* Work task:
In this exercise, reproduce all the entries that follow exactly.

****************

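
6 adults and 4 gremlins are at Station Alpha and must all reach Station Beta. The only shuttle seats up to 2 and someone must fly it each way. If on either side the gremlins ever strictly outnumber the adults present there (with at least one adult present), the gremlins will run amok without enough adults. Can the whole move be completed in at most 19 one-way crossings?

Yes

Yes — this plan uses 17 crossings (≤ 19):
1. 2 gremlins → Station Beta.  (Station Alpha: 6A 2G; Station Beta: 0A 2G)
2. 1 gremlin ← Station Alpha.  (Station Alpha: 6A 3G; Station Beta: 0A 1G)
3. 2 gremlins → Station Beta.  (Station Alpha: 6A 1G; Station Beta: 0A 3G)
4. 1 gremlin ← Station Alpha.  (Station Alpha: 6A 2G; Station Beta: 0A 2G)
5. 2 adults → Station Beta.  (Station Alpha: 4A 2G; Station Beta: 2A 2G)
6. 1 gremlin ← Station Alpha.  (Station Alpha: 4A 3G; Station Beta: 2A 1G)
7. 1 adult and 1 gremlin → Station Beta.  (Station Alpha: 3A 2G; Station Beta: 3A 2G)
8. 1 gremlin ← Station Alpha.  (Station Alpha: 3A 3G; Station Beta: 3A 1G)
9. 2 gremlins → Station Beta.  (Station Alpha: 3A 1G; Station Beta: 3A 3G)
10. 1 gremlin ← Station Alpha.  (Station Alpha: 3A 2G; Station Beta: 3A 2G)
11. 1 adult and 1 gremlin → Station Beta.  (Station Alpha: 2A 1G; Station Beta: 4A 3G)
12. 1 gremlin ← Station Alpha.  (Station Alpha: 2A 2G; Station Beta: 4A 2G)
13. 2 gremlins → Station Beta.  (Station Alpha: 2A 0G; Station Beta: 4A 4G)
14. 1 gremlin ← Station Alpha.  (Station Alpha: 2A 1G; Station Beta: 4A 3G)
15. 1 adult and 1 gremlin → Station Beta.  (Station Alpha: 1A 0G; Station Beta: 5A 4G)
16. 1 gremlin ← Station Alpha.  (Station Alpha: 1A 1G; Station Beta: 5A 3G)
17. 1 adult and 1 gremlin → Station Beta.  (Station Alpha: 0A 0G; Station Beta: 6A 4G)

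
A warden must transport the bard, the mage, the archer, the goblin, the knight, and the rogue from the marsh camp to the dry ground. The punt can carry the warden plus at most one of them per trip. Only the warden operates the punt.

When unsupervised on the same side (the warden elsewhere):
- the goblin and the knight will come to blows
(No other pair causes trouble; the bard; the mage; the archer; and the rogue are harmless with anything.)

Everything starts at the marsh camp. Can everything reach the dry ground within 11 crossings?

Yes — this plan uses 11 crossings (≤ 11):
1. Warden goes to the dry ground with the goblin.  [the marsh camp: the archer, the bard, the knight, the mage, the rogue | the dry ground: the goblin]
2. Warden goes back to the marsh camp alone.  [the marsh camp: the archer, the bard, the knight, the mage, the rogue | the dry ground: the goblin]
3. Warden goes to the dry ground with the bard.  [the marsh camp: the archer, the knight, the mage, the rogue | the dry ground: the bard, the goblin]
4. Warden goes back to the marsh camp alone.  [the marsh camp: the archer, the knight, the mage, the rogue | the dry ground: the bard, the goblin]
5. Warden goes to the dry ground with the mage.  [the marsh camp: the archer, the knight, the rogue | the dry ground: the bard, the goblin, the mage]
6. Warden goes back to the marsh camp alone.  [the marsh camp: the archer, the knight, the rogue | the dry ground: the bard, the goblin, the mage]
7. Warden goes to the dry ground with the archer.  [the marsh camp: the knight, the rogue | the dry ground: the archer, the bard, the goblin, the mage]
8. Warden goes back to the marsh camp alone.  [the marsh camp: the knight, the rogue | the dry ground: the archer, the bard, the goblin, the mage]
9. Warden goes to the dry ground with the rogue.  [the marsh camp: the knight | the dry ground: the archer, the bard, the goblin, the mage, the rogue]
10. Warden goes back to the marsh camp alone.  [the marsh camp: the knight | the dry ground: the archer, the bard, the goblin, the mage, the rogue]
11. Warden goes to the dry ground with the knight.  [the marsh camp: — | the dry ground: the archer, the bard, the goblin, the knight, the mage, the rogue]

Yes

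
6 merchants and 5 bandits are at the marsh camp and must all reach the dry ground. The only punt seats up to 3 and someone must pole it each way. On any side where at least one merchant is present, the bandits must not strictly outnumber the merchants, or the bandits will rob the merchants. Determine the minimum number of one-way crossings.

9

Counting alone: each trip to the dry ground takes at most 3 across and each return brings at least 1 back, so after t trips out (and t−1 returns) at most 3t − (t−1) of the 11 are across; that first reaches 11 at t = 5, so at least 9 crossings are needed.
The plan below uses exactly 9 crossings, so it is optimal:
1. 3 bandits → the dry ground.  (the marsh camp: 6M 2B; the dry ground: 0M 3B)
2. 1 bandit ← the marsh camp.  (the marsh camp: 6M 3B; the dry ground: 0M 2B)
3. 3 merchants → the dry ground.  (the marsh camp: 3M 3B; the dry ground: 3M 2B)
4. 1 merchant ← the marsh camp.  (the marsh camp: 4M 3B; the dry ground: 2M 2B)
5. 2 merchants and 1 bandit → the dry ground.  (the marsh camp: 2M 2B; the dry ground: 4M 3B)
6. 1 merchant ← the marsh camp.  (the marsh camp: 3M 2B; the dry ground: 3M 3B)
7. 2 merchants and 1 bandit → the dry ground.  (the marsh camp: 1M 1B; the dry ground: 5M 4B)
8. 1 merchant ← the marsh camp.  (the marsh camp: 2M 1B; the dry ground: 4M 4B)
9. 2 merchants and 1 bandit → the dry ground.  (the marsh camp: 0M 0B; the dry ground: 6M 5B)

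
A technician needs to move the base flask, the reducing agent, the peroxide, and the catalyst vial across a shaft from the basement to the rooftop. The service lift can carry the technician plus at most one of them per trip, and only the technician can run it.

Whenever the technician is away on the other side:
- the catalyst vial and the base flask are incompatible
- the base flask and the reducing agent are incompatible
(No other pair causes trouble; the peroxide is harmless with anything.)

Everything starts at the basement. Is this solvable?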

****************

* Response to the task:
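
6 adults and 4 gremlins are at Station Alpha and must all reach Station Beta. The only shuttle seats up to 2 and someone must fly it each way. If on either side the gremlins ever strictly outnumber the adults present there (with at least one adult present), the gremlins will run amok without enough adults. Can the whole move be completed in at most 19 one-way crossings?

Yes

Yes — this plan uses 17 crossings (≤ 19):
1. 2 gremlins → Station Beta.  (Station Alpha: 6A 2G; Station Beta: 0A 2G)
2. 1 gremlin ← Station Alpha.  (Station Alpha: 6A 3G; Station Beta: 0A 1G)
3. 2 gremlins → Station Beta.  (Station Alpha: 6A 1G; Station Beta: 0A 3G)
4. 1 gremlin ← Station Alpha.  (Station Alpha: 6A 2G; Station Beta: 0A 2G)
5. 2 adults → Station Beta.  (Station Alpha: 4A 2G; Station Beta: 2A 2G)
6. 1 gremlin ← Station Alpha.  (Station Alpha: 4A 3G; Station Beta: 2A 1G)
7. 1 adult and 1 gremlin → Station Beta.  (Station Alpha: 3A 2G; Station Beta: 3A 2G)
8. 1 gremlin ← Station Alpha.  (Station Alpha: 3A 3G; Station Beta: 3A 1G)
9. 2 gremlins → Station Beta.  (Station Alpha: 3A 1G; Station Beta: 3A 3G)
10. 1 gremlin ← Station Alpha.  (Station Alpha: 3A 2G; Station Beta: 3A 2G)
11. 1 adult and 1 gremlin → Station Beta.  (Station Alpha: 2A 1G; Station Beta: 4A 3G)
12. 1 gremlin ← Station Alpha.  (Station Alpha: 2A 2G; Station Beta: 4A 2G)
13. 2 gremlins → Station Beta.  (Station Alpha: 2A 0G; Station Beta: 4A 4G)
14. 1 gremlin ← Station Alpha.  (Station Alpha: 2A 1G; Station Beta: 4A 3G)
15. 1 adult and 1 gremlin → Station Beta.  (Station Alpha: 1A 0G; Station Beta: 5A 4G)
16. 1 gremlin ← Station Alpha.  (Station Alpha: 1A 1G; Station Beta: 5A 3G)
17. 1 adult and 1 gremlin → Station Beta.  (Station Alpha: 0A 0G; Station Beta: 6A 4G)

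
A warden must transport the bard, the mage, the archer, the goblin, the knight, and the rogue from the marsh camp to the dry ground. The punt can carry the warden plus at most one of them per trip. Only the warden operates the punt.

When unsupervised on the same side (the warden elsewhere):
- the goblin and the knight will come to blows
(No other pair causes trouble; the bard; the mage; the archer; and the rogue are harmless with anything.)

Everything starts at the marsh camp. Can everything reach the dry ground within 11 crossings?

Yes — this plan uses 11 crossings (≤ 11):
1. Warden goes to the dry ground with the goblin.  [the marsh camp: the archer, the bard, the knight, the mage, the rogue | the dry ground: the goblin]
2. Warden goes back to the marsh camp alone.  [the marsh camp: the archer, the bard, the knight, the mage, the rogue | the dry ground: the goblin]
3. Warden goes to the dry ground with the bard.  [the marsh camp: the archer, the knight, the mage, the rogue | the dry ground: the bard, the goblin]
4. Warden goes back to the marsh camp alone.  [the marsh camp: the archer, the knight, the mage, the rogue | the dry ground: the bard, the goblin]
5. Warden goes to the dry ground with the mage.  [the marsh camp: the archer, the knight, the rogue | the dry ground: the bard, the goblin, the mage]
6. Warden goes back to the marsh camp alone.  [the marsh camp: the archer, the knight, the rogue | the dry ground: the bard, the goblin, the mage]
7. Warden goes to the dry ground with the archer.  [the marsh camp: the knight, the rogue | the dry ground: the archer, the bard, the goblin, the mage]
8. Warden goes back to the marsh camp alone.  [the marsh camp: the knight, the rogue | the dry ground: the archer, the bard, the goblin, the mage]
9. Warden goes to the dry ground with the rogue.  [the marsh camp: the knight | the dry ground: the archer, the bard, the goblin, the mage, the rogue]
10. Warden goes back to the marsh camp alone.  [the marsh camp: the knight | the dry ground: the archer, the bard, the goblin, the mage, the rogue]
11. Warden goes to the dry ground with the knight.  [the marsh camp: — | the dry ground: the archer, the bard, the goblin, the knight, the mage, the rogue]

Yes

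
6 merchants and 5 bandits are at the marsh camp and must all reach the dry ground. The only punt seats up to 3 and someone must pole it each way. On any side where at least one merchant is present, the bandits must not strictly outnumber the merchants, or the bandits will rob the merchants. Determine the minimum number of one-way crossings.

9

Counting alone: each trip to the dry ground takes at most 3 across and each return brings at least 1 back, so after t trips out (and t−1 returns) at most 3t − (t−1) of the 11 are across; that first reaches 11 at t = 5, so at least 9 crossings are needed.
The plan below uses exactly 9 crossings, so it is optimal:
1. 3 bandits → the dry ground.  (the marsh camp: 6M 2B; the dry ground: 0M 3B)
2. 1 bandit ← the marsh camp.  (the marsh camp: 6M 3B; the dry ground: 0M 2B)
3. 3 merchants → the dry ground.  (the marsh camp: 3M 3B; the dry ground: 3M 2B)
4. 1 merchant ← the marsh camp.  (the marsh camp: 4M 3B; the dry ground: 2M 2B)
5. 2 merchants and 1 bandit → the dry ground.  (the marsh camp: 2M 2B; the dry ground: 4M 3B)
6. 1 merchant ← the marsh camp.  (the marsh camp: 3M 2B; the dry ground: 3M 3B)
7. 2 merchants and 1 bandit → the dry ground.  (the marsh camp: 1M 1B; the dry ground: 5M 4B)
8. 1 merchant ← the marsh camp.  (the marsh camp: 2M 1B; the dry ground: 4M 4B)
9. 2 merchants and 1 bandit → the dry ground.  (the marsh camp: 0M 0B; the dry ground: 6M 5B)

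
A technician needs to move the base flask, the reducing agent, the peroxide, and the catalyst vial across a shaft from the basement to the rooftop. The service lift can carry the technician plus at most one of them per trip, and only the technician can run it.

Whenever the technician is away on the other side:
- the catalyst vial and the base flask are incompatible
- the base flask and the reducing agent are incompatible
(No other pair causes trouble; the peroxide is harmless with anything.)

Everything starts at the basement. Is this solvable?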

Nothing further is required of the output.